### DIRECTIONS FOR THIS TASK
Among the lines below, how many have the word "equals"? The reply is that number alone.

☆ ☆ ☆ ☆ ☆

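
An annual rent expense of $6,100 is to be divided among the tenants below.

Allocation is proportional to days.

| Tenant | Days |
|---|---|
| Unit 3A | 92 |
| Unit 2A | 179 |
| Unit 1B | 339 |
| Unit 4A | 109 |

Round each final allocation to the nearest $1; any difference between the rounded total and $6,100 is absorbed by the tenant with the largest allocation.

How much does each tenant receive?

Unit 3A: $781; Unit 2A: $1,519; Unit 1B: $2,875; Unit 4A: $925

Combined days = 719.
Raw shares: Unit 3A 92/719 × $6,100 = 780.53; Unit 2A 179/719 × $6,100 = 1,518.64; Unit 1B 339/719 × $6,100 = 2,876.08; Unit 4A 109/719 × $6,100 = 924.76.
At nearest $1: Unit 3A $781; Unit 2A $1,519; Unit 1B $2,876; Unit 4A $925. Sum = $6,101.
Difference $6,100 − $6,101 = −$1 applied to largest allocation (Unit 1B): Unit 1B becomes $2,875.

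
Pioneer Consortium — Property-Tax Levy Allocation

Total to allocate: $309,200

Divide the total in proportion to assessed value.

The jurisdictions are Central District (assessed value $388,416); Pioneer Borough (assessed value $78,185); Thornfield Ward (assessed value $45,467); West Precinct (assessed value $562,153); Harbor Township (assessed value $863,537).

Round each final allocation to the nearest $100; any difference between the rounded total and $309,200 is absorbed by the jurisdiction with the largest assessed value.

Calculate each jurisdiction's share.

Central District: $62,000; Pioneer Borough: $12,500; Thornfield Ward: $7,300; West Precinct: $89,700; Harbor Township: $137,700

Assessed value total: 1,937,758.
Unrounded shares: Central District 388,416/1,937,758 × $309,200 = 61,977.93; Pioneer Borough 78,185/1,937,758 × $309,200 = 12,475.66; Thornfield Ward 45,467/1,937,758 × $309,200 = 7,254.98; West Precinct 562,153/1,937,758 × $309,200 = 89,700.42; Harbor Township 863,537/1,937,758 × $309,200 = 137,791.01.
Rounded to nearest $100: Central District $62,000; Pioneer Borough $12,500; Thornfield Ward $7,300; West Precinct $89,700; Harbor Township $137,800. Sum = $309,300.
Difference $309,200 − $309,300 = −$100 applied to largest assessed value (Harbor Township): Harbor Township becomes $137,700.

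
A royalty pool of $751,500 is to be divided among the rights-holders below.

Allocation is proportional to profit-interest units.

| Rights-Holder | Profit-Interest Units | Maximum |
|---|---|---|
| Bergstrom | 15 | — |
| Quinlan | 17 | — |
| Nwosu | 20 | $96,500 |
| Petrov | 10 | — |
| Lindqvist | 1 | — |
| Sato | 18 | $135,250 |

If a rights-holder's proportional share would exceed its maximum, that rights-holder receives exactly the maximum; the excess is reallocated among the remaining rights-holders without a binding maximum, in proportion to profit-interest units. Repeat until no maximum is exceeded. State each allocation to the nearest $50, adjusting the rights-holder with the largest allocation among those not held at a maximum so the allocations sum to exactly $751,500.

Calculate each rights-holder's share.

Combined profit-interest units = 81.
Unconstrained shares: Bergstrom 139,166.67; Quinlan 157,722.22; Nwosu 185,555.56; Petrov 92,777.78; Lindqvist 9,277.78; Sato 167,000.00.
Held at cap: Nwosu ($96,500), Sato ($135,250); remaining pool $519,750 reallocated over remaining profit-interest units 43.
Shares after redistribution: Bergstrom 181,308.14 → $181,300; Quinlan 205,482.56 → $205,500; Petrov 120,872.09 → $120,850; Lindqvist 12,087.21 → $12,100.

Bergstrom: $181,300 · Quinlan: $205,500 · Nwosu: $96,500 · Petrov: $120,850 · Lindqvist: $12,100 · Sato: $135,250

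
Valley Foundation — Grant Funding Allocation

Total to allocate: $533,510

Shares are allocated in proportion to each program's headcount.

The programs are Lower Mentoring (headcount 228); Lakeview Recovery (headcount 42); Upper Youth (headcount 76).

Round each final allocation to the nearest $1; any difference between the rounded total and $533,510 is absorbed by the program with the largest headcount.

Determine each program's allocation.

Lower Mentoring: $351,562 · Lakeview Recovery: $64,761 · Upper Youth: $117,187

Sum of headcount: 228 + 42 + 76 = 346.
Raw shares: Lower Mentoring 351,561.503; Lakeview Recovery 64,761.33; Upper Youth 117,187.17.
Rounded to nearest $1: Lower Mentoring $351,562; Lakeview Recovery $64,761; Upper Youth $117,187. Sum = $533,510.
No rounding difference to absorb.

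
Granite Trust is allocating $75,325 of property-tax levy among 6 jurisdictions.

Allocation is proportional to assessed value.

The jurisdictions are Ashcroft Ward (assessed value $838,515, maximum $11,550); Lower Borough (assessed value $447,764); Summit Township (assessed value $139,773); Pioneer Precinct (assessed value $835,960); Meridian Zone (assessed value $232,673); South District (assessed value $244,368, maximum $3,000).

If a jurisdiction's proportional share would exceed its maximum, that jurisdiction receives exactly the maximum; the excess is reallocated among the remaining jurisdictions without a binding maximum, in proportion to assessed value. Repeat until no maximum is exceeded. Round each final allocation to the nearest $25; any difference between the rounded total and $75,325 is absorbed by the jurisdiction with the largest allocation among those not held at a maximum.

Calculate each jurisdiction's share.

Ashcroft Ward: $11,550 · Lower Borough: $16,425 · Summit Township: $5,125 · Pioneer Precinct: $30,675 · Meridian Zone: $8,550 · South District: $3,000

Total assessed value = 2,739,053.
Proportional shares (ignoring caps): Ashcroft Ward 23,059.48; Lower Borough 12,313.68; Summit Township 3,843.81; Pioneer Precinct 22,989.22; Meridian Zone 6,398.60; South District 6,720.21.
Held at cap: Ashcroft Ward ($11,550), South District ($3,000); balance $60,775 reallocated over remaining assessed value 1,656,170.
Redistributed shares: Lower Borough 16,431.20 → $16,425; Summit Township 5,129.13 → $5,125; Pioneer Precinct 30,676.48 → $30,675; Meridian Zone 8,538.19 → $8,550.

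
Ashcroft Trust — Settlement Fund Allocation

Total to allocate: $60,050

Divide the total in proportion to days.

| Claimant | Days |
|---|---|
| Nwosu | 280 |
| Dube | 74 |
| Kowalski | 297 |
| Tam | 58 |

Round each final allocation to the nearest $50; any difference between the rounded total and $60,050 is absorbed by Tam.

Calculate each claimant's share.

Nwosu: $23,700 · Dube: $6,250 · Kowalski: $25,150 · Tam: $4,950

Sum of days: 709.
Unrounded shares: Nwosu 280/709 × $60,050 = 23,715.09; Dube 74/709 × $60,050 = 6,267.56; Kowalski 297/709 × $60,050 = 25,154.94; Tam 58/709 × $60,050 = 4,912.41.
After rounding ($50): Nwosu $23,700; Dube $6,250; Kowalski $25,150; Tam $4,900. Sum = $60,000.
Difference $60,050 − $60,000 = +$50 applied to Tam: Tam becomes $4,950.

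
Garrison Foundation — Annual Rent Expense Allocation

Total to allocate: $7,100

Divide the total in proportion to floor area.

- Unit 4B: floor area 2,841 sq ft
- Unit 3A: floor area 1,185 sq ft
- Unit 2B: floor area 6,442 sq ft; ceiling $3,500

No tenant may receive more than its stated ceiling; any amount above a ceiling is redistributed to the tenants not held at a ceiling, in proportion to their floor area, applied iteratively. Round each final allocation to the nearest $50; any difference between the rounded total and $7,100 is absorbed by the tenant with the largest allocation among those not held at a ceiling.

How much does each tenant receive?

Unit 4B: $2,550; Unit 3A: $1,050; Unit 2B: $3,500

Floor area total: 10,468.
Proportional shares (ignoring caps): Unit 4B 1,926.93; Unit 3A 803.74; Unit 2B 4,369.34.
Cap binds for Unit 2B ($3,500); residual $3,600 reallocated over remaining floor area 4,026.
Remaining shares: Unit 4B 2,540.39 → $2,550; Unit 3A 1,059.61 → $1,050.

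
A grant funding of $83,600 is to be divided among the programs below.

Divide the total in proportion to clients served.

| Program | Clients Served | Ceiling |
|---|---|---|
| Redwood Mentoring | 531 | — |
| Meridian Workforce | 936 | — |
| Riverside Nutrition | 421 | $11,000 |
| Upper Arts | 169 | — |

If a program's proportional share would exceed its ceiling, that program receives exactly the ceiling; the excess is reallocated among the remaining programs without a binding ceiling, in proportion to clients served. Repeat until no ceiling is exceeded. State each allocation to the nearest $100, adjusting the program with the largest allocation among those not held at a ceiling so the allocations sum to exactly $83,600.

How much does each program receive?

Clients served total: 2,057.
Unconstrained shares: Redwood Mentoring 21,580.75; Meridian Workforce 38,040.64; Riverside Nutrition 17,110.16; Upper Arts 6,868.45.
Held at cap: Riverside Nutrition ($11,000); balance $72,600 reallocated over remaining clients served 1,636.
Remaining shares: Redwood Mentoring 23,563.94 → $23,600; Meridian Workforce 41,536.43 → $41,500; Upper Arts 7,499.63 → $7,500.

Redwood Mentoring: $23,600; Meridian Workforce: $41,500; Riverside Nutrition: $11,000; Upper Arts: $7,500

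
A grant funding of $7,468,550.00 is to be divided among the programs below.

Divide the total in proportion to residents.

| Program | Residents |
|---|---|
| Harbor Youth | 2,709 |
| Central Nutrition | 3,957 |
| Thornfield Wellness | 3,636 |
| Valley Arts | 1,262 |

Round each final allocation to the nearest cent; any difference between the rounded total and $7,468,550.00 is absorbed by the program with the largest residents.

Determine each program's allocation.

Sum of residents: 2,709 + 3,957 + 3,636 + 1,262 = 11,564.
Pro-rata amounts: Harbor Youth 1,749,593.7349; Central Nutrition 2,555,608.1244; Thornfield Wellness 2,348,291.9232; Valley Arts 815,056.2176.
At nearest cent: Harbor Youth $1,749,593.73; Central Nutrition $2,555,608.12; Thornfield Wellness $2,348,291.92; Valley Arts $815,056.22. Sum = $7,468,549.99.
Difference $7,468,550.00 − $7,468,549.99 = +$0.01 applied to largest residents (Central Nutrition): Central Nutrition becomes $2,555,608.13.

Harbor Youth: $1,749,593.73; Central Nutrition: $2,555,608.13; Thornfield Wellness: $2,348,291.92; Valley Arts: $815,056.22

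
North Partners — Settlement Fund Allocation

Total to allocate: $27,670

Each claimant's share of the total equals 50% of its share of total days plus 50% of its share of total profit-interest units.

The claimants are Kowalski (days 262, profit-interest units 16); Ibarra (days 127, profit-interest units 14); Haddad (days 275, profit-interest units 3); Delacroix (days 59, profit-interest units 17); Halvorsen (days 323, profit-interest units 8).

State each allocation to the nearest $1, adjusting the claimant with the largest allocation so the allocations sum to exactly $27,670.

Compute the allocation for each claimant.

Totals — days 1,046, profit-interest units 58.
Combined weights (50% days + 50% profit-interest units): Kowalski 0.2632; Ibarra 0.1814; Haddad 0.1573; Delacroix 0.1748; Halvorsen 0.2234.
Raw shares: Kowalski 7,281.92; Ibarra 5,019.26; Haddad 4,352.91; Delacroix 4,835.45; Halvorsen 6,180.46.
After rounding ($1): Kowalski $7,282; Ibarra $5,019; Haddad $4,353; Delacroix $4,835; Halvorsen $6,180. Sum = $27,669.
Difference $27,670 − $27,669 = +$1 applied to largest allocation (Kowalski): Kowalski becomes $7,283.

Kowalski: $7,283; Ibarra: $5,019; Haddad: $4,353; Delacroix: $4,835; Halvorsen: $6,180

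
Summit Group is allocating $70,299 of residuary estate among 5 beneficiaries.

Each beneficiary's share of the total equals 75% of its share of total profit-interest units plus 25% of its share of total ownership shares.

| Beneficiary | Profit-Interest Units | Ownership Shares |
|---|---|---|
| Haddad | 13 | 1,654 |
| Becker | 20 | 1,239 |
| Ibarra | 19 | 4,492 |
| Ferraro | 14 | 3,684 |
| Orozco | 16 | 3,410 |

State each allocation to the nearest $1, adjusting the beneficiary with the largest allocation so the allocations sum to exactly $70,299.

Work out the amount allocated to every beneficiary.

Profit-interest units total 82; ownership shares total 14,479.
Combined weights (75% profit-interest units + 25% ownership shares): Haddad 0.1475; Becker 0.2043; Ibarra 0.2513; Ferraro 0.1917; Orozco 0.2052.
Raw shares: Haddad 10,366.36; Becker 14,363.48; Ibarra 17,669.03; Ferraro 13,473.38; Orozco 14,426.75.
Rounded to nearest $1: Haddad $10,366; Becker $14,363; Ibarra $17,669; Ferraro $13,473; Orozco $14,427. Sum = $70,298.
Difference $70,299 − $70,298 = +$1 applied to largest allocation (Ibarra): Ibarra becomes $17,670.

Haddad: $10,366; Becker: $14,363; Ibarra: $17,670; Ferraro: $13,473; Orozco: $14,427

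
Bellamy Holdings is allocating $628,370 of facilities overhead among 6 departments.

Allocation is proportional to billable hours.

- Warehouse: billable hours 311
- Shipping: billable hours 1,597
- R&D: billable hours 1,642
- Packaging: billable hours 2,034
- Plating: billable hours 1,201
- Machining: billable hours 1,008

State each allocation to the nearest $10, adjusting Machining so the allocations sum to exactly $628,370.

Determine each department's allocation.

Warehouse: $25,080 · Shipping: $128,770 · R&D: $132,400 · Packaging: $164,010 · Plating: $96,840 · Machining: $81,270

Sum of billable hours: 7,793.
Raw shares: Warehouse 311/7,793 × $628,370 = 25,076.74; Shipping 1,597/7,793 × $628,370 = 128,770.29; R&D 1,642/7,793 × $628,370 = 132,398.76; Packaging 2,034/7,793 × $628,370 = 164,006.75; Plating 1,201/7,793 × $628,370 = 96,839.78; Machining 1,008/7,793 × $628,370 = 81,277.68.
Rounded to nearest $10: Warehouse $25,080; Shipping $128,770; R&D $132,400; Packaging $164,010; Plating $96,840; Machining $81,280. Sum = $628,380.
Difference $628,370 − $628,380 = −$10 applied to Machining: Machining becomes $81,270.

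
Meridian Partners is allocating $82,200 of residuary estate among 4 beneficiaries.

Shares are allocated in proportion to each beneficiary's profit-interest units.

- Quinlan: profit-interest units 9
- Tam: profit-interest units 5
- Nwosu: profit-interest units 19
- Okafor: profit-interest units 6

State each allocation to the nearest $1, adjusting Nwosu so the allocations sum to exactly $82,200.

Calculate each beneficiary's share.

Quinlan: $18,969 | Tam: $10,538 | Nwosu: $40,047 | Okafor: $12,646

Profit-interest units total: 39.
Pro-rata amounts: Quinlan 9/39 × $82,200 = 18,969.23; Tam 5/39 × $82,200 = 10,538.46; Nwosu 19/39 × $82,200 = 40,046.15; Okafor 6/39 × $82,200 = 12,646.15.
Rounded to nearest $1: Quinlan $18,969; Tam $10,538; Nwosu $40,046; Okafor $12,646. Sum = $82,199.
Difference $82,200 − $82,199 = +$1 applied to Nwosu: Nwosu becomes $40,047.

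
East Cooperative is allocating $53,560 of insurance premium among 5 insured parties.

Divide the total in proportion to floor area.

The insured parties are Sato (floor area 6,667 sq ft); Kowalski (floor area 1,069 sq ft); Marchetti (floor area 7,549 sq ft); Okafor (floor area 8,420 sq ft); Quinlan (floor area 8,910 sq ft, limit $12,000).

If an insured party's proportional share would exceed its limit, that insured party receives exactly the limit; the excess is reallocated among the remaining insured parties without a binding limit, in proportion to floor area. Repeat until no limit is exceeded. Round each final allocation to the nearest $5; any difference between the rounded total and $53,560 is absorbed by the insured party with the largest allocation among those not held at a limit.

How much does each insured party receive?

Sato: $11,690 · Kowalski: $1,875 · Marchetti: $13,235 · Okafor: $14,760 · Quinlan: $12,000

Floor area total: 32,615.
Proportional shares (ignoring caps): Sato 10,948.48; Kowalski 1,755.50; Marchetti 12,396.89; Okafor 13,827.23; Quinlan 14,631.91.
Cap binds for Quinlan ($12,000); residual $41,560 reallocated over remaining floor area 23,705.
Remaining shares: Sato 11,688.70 → $11,690; Kowalski 1,874.19 → $1,875; Marchetti 13,235.03 → $13,235; Okafor 14,762.08 → $14,760.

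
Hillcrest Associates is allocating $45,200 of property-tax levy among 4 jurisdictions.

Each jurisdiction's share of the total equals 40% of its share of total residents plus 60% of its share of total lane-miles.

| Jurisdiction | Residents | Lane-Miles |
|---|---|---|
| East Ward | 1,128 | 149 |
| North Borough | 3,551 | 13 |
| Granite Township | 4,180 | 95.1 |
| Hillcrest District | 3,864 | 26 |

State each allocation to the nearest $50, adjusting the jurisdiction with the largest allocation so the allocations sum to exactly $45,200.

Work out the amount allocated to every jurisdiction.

East Ward: $15,850 | North Borough: $6,300 | Granite Township: $15,050 | Hillcrest District: $8,000

Totals — residents 12,723, lane-miles 283.1.
Blended shares (40% residents + 60% lane-miles): East Ward 0.3513; North Borough 0.1392; Granite Township 0.3330; Hillcrest District 0.1766.
Unrounded shares: East Ward 15,876.63; North Borough 6,291.50; Granite Township 15,050.23; Hillcrest District 7,981.64.
Rounded to nearest $50: East Ward $15,900; North Borough $6,300; Granite Township $15,050; Hillcrest District $8,000. Sum = $45,250.
Difference $45,200 − $45,250 = −$50 applied to largest allocation (East Ward): East Ward becomes $15,850.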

☆ ☆ ☆ ☆ ☆

### THE ANSWER
3